### What is required:
Repeat, without any change, the entries presented below.

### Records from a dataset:
== Segment start ==
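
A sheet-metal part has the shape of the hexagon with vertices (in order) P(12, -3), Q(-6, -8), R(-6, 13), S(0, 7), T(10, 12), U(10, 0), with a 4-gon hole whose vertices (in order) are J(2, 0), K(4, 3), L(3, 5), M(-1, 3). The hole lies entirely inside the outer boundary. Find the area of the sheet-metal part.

Outer boundary:
Apply Gauss's area formula: 2A = Σ (x_i·y_{i+1} − x_{i+1}·y_i), indices taken mod 6.
Σ = (-114) + (-126) + (-42) + (-70) + (-120) + (-30) = -502
Area = |Σ|/2 = 251.
Hole:
Σ = (6) + (11) + (14) + (-6) = 25
Area = |Σ|/2 = 12.5.
Net area = 251 − 12.5 = 238.5.

238.5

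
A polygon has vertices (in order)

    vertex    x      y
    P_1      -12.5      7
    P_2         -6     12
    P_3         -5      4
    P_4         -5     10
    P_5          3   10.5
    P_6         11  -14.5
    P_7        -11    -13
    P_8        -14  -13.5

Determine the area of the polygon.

Apply Gauss's area formula: 2A = Σ (x_i·y_{i+1} − x_{i+1}·y_i), indices taken mod 8.
P_1→P_2: (-12.5)(12) − (-6)(7) = -108
P_2→P_3: (-6)(4) − (-5)(12) = 36
P_3→P_4: (-5)(10) − (-5)(4) = -30
P_4→P_5: (-5)(10.5) − (3)(10) = -82.5
P_5→P_6: (3)(-14.5) − (11)(10.5) = -159
P_6→P_7: (11)(-13) − (-11)(-14.5) = -302.5
P_7→P_8: (-11)(-13.5) − (-14)(-13) = -33.5
P_8→P_1: (-14)(7) − (-12.5)(-13.5) = -266.75
Σ = -946.25
Area = |Σ|/2 = 473.125.

473.125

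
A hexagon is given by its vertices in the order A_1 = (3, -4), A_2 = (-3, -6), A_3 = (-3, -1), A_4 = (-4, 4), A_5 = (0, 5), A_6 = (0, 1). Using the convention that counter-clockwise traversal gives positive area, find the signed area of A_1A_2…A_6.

Apply Gauss's area formula: 2A = Σ (x_i·y_{i+1} − x_{i+1}·y_i), indices taken mod 6.
A_1→A_2: (3)(-6) − (-3)(-4) = -30
A_2→A_3: (-3)(-1) − (-3)(-6) = -15
A_3→A_4: (-3)(4) − (-4)(-1) = -16
A_4→A_5: (-4)(5) − (0)(4) = -20
A_5→A_6: (0)(1) − (0)(5) = 0
A_6→A_1: (0)(-4) − (3)(1) = -3
Σ = -84
Signed area = Σ/2 = -42 (negative ⇒ clockwise traversal).

-42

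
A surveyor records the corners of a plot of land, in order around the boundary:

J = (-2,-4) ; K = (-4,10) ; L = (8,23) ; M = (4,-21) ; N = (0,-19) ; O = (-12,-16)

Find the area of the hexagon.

Σ = (-36) + (-172) + (-260) + (-76) + (-228) + (16) = -756
Area = |Σ|/2 = 378.

378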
== Segment end ==
### Response to the task:
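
A sheet-metal part has the shape of the hexagon with vertices (in order) P(12, -3), Q(-6, -8), R(-6, 13), S(0, 7), T(10, 12), U(10, 0), with a 4-gon hole whose vertices (in order) are J(2, 0), K(4, 3), L(3, 5), M(-1, 3). The hole lies entirely inside the outer boundary. Find the area of the sheet-metal part.

Outer boundary:
Apply Gauss's area formula: 2A = Σ (x_i·y_{i+1} − x_{i+1}·y_i), indices taken mod 6.
Σ = (-114) + (-126) + (-42) + (-70) + (-120) + (-30) = -502
Area = |Σ|/2 = 251.
Hole:
Σ = (6) + (11) + (14) + (-6) = 25
Area = |Σ|/2 = 12.5.
Net area = 251 − 12.5 = 238.5.

238.5

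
A polygon has vertices (in order)

    vertex    x      y
    P_1      -12.5      7
    P_2         -6     12
    P_3         -5      4
    P_4         -5     10
    P_5          3   10.5
    P_6         11  -14.5
    P_7        -11    -13
    P_8        -14  -13.5

Determine the area of the polygon.

Apply Gauss's area formula: 2A = Σ (x_i·y_{i+1} − x_{i+1}·y_i), indices taken mod 8.
P_1→P_2: (-12.5)(12) − (-6)(7) = -108
P_2→P_3: (-6)(4) − (-5)(12) = 36
P_3→P_4: (-5)(10) − (-5)(4) = -30
P_4→P_5: (-5)(10.5) − (3)(10) = -82.5
P_5→P_6: (3)(-14.5) − (11)(10.5) = -159
P_6→P_7: (11)(-13) − (-11)(-14.5) = -302.5
P_7→P_8: (-11)(-13.5) − (-14)(-13) = -33.5
P_8→P_1: (-14)(7) − (-12.5)(-13.5) = -266.75
Σ = -946.25
Area = |Σ|/2 = 473.125.

473.125

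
A hexagon is given by its vertices in the order A_1 = (3, -4), A_2 = (-3, -6), A_3 = (-3, -1), A_4 = (-4, 4), A_5 = (0, 5), A_6 = (0, 1). Using the convention that counter-clockwise traversal gives positive area, find the signed area of A_1A_2…A_6.

Apply Gauss's area formula: 2A = Σ (x_i·y_{i+1} − x_{i+1}·y_i), indices taken mod 6.
A_1→A_2: (3)(-6) − (-3)(-4) = -30
A_2→A_3: (-3)(-1) − (-3)(-6) = -15
A_3→A_4: (-3)(4) − (-4)(-1) = -16
A_4→A_5: (-4)(5) − (0)(4) = -20
A_5→A_6: (0)(1) − (0)(5) = 0
A_6→A_1: (0)(-4) − (3)(1) = -3
Σ = -84
Signed area = Σ/2 = -42 (negative ⇒ clockwise traversal).

-42

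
A surveyor records the corners of a plot of land, in order around the boundary:

J = (-2,-4) ; K = (-4,10) ; L = (8,23) ; M = (4,-21) ; N = (0,-19) ; O = (-12,-16)

Find the area of the hexagon.

Σ = (-36) + (-172) + (-260) + (-76) + (-228) + (16) = -756
Area = |Σ|/2 = 378.

378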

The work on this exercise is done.